_Exercise objective_: All of the records listed below should be retyped exactly.

_Data records_:
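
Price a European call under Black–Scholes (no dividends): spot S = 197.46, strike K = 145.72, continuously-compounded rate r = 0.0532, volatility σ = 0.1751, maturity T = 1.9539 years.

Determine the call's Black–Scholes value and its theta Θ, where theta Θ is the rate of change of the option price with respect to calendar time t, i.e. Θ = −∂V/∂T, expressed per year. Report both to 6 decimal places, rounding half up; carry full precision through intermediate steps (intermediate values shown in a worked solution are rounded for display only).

σ√T = 0.1751·√1.9539 = 0.244758
d₁ = (ln(S/K) + (r+σ²/2)T) / (σ√T) = (ln(197.46/145.72) + (0.0532+0.1751²/2)·1.9539) / 0.244758 = (0.303849 + 0.133901) / 0.244758 = 1.788499
d₂ = d₁ − σ√T = 1.788499 − 0.244758 = 1.543741
e^{−rT} = e^{−0.0532·1.9539} = 0.901273
N(d₁) = 0.963152,  N(d₂) = 0.938674
Call price V = S·N(d₁) − K·e^{−rT}·N(d₂) = 190.184038 − 123.279347 = 66.904691
φ(d₁) = (1/√(2π))·e^{−d₁²/2} = 0.080596
Θ = −S·φ(d₁)·σ/(2√T) − r·K·e^{−rT}·N(d₂) = −0.996780 − 6.558461 = -7.555241

price = 66.904691
Θ = -7.555241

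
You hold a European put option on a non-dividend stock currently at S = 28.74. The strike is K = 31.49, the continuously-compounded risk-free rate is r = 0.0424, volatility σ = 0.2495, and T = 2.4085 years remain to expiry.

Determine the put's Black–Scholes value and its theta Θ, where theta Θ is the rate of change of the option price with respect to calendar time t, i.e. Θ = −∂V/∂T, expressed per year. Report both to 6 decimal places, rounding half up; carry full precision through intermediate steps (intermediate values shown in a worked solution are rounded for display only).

price = 4.236578
Θ = -0.217156

σ√T = 0.2495·√2.4085 = 0.387208
d₁ = (ln(S/K) + (r+σ²/2)T) / (σ√T) = (ln(28.74/31.49) + (0.0424+0.2495²/2)·2.4085) / 0.387208 = (-0.091380 + 0.177085) / 0.387208 = 0.221341
d₂ = d₁ − σ√T = 0.221341 − 0.387208 = -0.165866
e^{−rT} = e^{−0.0424·2.4085} = 0.902921
N(−d₁) = 0.412413,  N(−d₂) = 0.565869
Put price V = K·e^{−rT}·N(−d₂) − S·N(−d₁) = 16.089336 − 11.852757 = 4.236578
φ(d₁) = (1/√(2π))·e^{−d₁²/2} = 0.389289
Θ = −S·φ(d₁)·σ/(2√T) + r·K·e^{−rT}·N(−d₂) = −0.899343 + 0.682188 = -0.217156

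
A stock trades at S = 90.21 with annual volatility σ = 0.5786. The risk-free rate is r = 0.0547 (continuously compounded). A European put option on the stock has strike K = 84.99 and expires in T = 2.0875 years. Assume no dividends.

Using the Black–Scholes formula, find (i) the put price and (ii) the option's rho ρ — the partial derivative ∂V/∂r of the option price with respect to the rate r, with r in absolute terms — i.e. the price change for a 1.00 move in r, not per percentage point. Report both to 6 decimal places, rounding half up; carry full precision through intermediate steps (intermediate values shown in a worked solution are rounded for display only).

σ√T = 0.5786·√2.0875 = 0.835972
d₁ = (ln(S/K) + (r+σ²/2)T) / (σ√T) = (ln(90.21/84.99) + (0.0547+0.5786²/2)·2.0875) / 0.835972 = (0.059607 + 0.463611) / 0.835972 = 0.625879
d₂ = d₁ − σ√T = 0.625879 − 0.835972 = -0.210093
e^{−rT} = e^{−0.0547·2.0875} = 0.892092
N(−d₁) = 0.265697,  N(−d₂) = 0.583202
Put price V = K·e^{−rT}·N(−d₂) − S·N(−d₁) = 44.217748 − 23.968534 = 20.249214
ρ = −K·T·e^{−rT}·N(−d₂) = -92.304548

price = 20.249214
ρ = -92.304548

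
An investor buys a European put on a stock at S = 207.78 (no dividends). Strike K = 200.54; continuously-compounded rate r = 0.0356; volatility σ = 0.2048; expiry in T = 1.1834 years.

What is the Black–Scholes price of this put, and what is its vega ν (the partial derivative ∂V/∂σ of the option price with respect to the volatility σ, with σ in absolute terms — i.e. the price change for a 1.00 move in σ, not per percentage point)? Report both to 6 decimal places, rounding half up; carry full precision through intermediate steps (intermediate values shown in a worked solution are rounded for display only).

price = 11.045176
ν = 81.132432

σ√T = 0.2048·√1.1834 = 0.222790
d₁ = (ln(S/K) + (r+σ²/2)T) / (σ√T) = (ln(207.78/200.54) + (0.0356+0.2048²/2)·1.1834) / 0.222790 = (0.035466 + 0.066947) / 0.222790 = 0.459683
d₂ = d₁ − σ√T = 0.459683 − 0.222790 = 0.236893
e^{−rT} = e^{−0.0356·1.1834} = 0.958746
N(−d₁) = 0.322872,  N(−d₂) = 0.406370
Put price V = K·e^{−rT}·N(−d₂) − S·N(−d₁) = 78.131479 − 67.086304 = 11.045176
φ(d₁) = (1/√(2π))·e^{−d₁²/2} = 0.358943
ν = S·φ(d₁)·√T = 81.132432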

_Solution to the exercise_:
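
Price a European call under Black–Scholes (no dividends): spot S = 197.46, strike K = 145.72, continuously-compounded rate r = 0.0532, volatility σ = 0.1751, maturity T = 1.9539 years.

Determine the call's Black–Scholes value and its theta Θ, where theta Θ is the rate of change of the option price with respect to calendar time t, i.e. Θ = −∂V/∂T, expressed per year. Report both to 6 decimal places, rounding half up; carry full precision through intermediate steps (intermediate values shown in a worked solution are rounded for display only).

σ√T = 0.1751·√1.9539 = 0.244758
d₁ = (ln(S/K) + (r+σ²/2)T) / (σ√T) = (ln(197.46/145.72) + (0.0532+0.1751²/2)·1.9539) / 0.244758 = (0.303849 + 0.133901) / 0.244758 = 1.788499
d₂ = d₁ − σ√T = 1.788499 − 0.244758 = 1.543741
e^{−rT} = e^{−0.0532·1.9539} = 0.901273
N(d₁) = 0.963152,  N(d₂) = 0.938674
Call price V = S·N(d₁) − K·e^{−rT}·N(d₂) = 190.184038 − 123.279347 = 66.904691
φ(d₁) = (1/√(2π))·e^{−d₁²/2} = 0.080596
Θ = −S·φ(d₁)·σ/(2√T) − r·K·e^{−rT}·N(d₂) = −0.996780 − 6.558461 = -7.555241

price = 66.904691
Θ = -7.555241

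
You hold a European put option on a non-dividend stock currently at S = 28.74. The strike is K = 31.49, the continuously-compounded risk-free rate is r = 0.0424, volatility σ = 0.2495, and T = 2.4085 years remain to expiry.

Determine the put's Black–Scholes value and its theta Θ, where theta Θ is the rate of change of the option price with respect to calendar time t, i.e. Θ = −∂V/∂T, expressed per year. Report both to 6 decimal places, rounding half up; carry full precision through intermediate steps (intermediate values shown in a worked solution are rounded for display only).

price = 4.236578
Θ = -0.217156

σ√T = 0.2495·√2.4085 = 0.387208
d₁ = (ln(S/K) + (r+σ²/2)T) / (σ√T) = (ln(28.74/31.49) + (0.0424+0.2495²/2)·2.4085) / 0.387208 = (-0.091380 + 0.177085) / 0.387208 = 0.221341
d₂ = d₁ − σ√T = 0.221341 − 0.387208 = -0.165866
e^{−rT} = e^{−0.0424·2.4085} = 0.902921
N(−d₁) = 0.412413,  N(−d₂) = 0.565869
Put price V = K·e^{−rT}·N(−d₂) − S·N(−d₁) = 16.089336 − 11.852757 = 4.236578
φ(d₁) = (1/√(2π))·e^{−d₁²/2} = 0.389289
Θ = −S·φ(d₁)·σ/(2√T) + r·K·e^{−rT}·N(−d₂) = −0.899343 + 0.682188 = -0.217156

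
A stock trades at S = 90.21 with annual volatility σ = 0.5786. The risk-free rate is r = 0.0547 (continuously compounded). A European put option on the stock has strike K = 84.99 and expires in T = 2.0875 years. Assume no dividends.

Using the Black–Scholes formula, find (i) the put price and (ii) the option's rho ρ — the partial derivative ∂V/∂r of the option price with respect to the rate r, with r in absolute terms — i.e. the price change for a 1.00 move in r, not per percentage point. Report both to 6 decimal places, rounding half up; carry full precision through intermediate steps (intermediate values shown in a worked solution are rounded for display only).

σ√T = 0.5786·√2.0875 = 0.835972
d₁ = (ln(S/K) + (r+σ²/2)T) / (σ√T) = (ln(90.21/84.99) + (0.0547+0.5786²/2)·2.0875) / 0.835972 = (0.059607 + 0.463611) / 0.835972 = 0.625879
d₂ = d₁ − σ√T = 0.625879 − 0.835972 = -0.210093
e^{−rT} = e^{−0.0547·2.0875} = 0.892092
N(−d₁) = 0.265697,  N(−d₂) = 0.583202
Put price V = K·e^{−rT}·N(−d₂) − S·N(−d₁) = 44.217748 − 23.968534 = 20.249214
ρ = −K·T·e^{−rT}·N(−d₂) = -92.304548

price = 20.249214
ρ = -92.304548

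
An investor buys a European put on a stock at S = 207.78 (no dividends). Strike K = 200.54; continuously-compounded rate r = 0.0356; volatility σ = 0.2048; expiry in T = 1.1834 years.

What is the Black–Scholes price of this put, and what is its vega ν (the partial derivative ∂V/∂σ of the option price with respect to the volatility σ, with σ in absolute terms — i.e. the price change for a 1.00 move in σ, not per percentage point)? Report both to 6 decimal places, rounding half up; carry full precision through intermediate steps (intermediate values shown in a worked solution are rounded for display only).

price = 11.045176
ν = 81.132432

σ√T = 0.2048·√1.1834 = 0.222790
d₁ = (ln(S/K) + (r+σ²/2)T) / (σ√T) = (ln(207.78/200.54) + (0.0356+0.2048²/2)·1.1834) / 0.222790 = (0.035466 + 0.066947) / 0.222790 = 0.459683
d₂ = d₁ − σ√T = 0.459683 − 0.222790 = 0.236893
e^{−rT} = e^{−0.0356·1.1834} = 0.958746
N(−d₁) = 0.322872,  N(−d₂) = 0.406370
Put price V = K·e^{−rT}·N(−d₂) − S·N(−d₁) = 78.131479 − 67.086304 = 11.045176
φ(d₁) = (1/√(2π))·e^{−d₁²/2} = 0.358943
ν = S·φ(d₁)·√T = 81.132432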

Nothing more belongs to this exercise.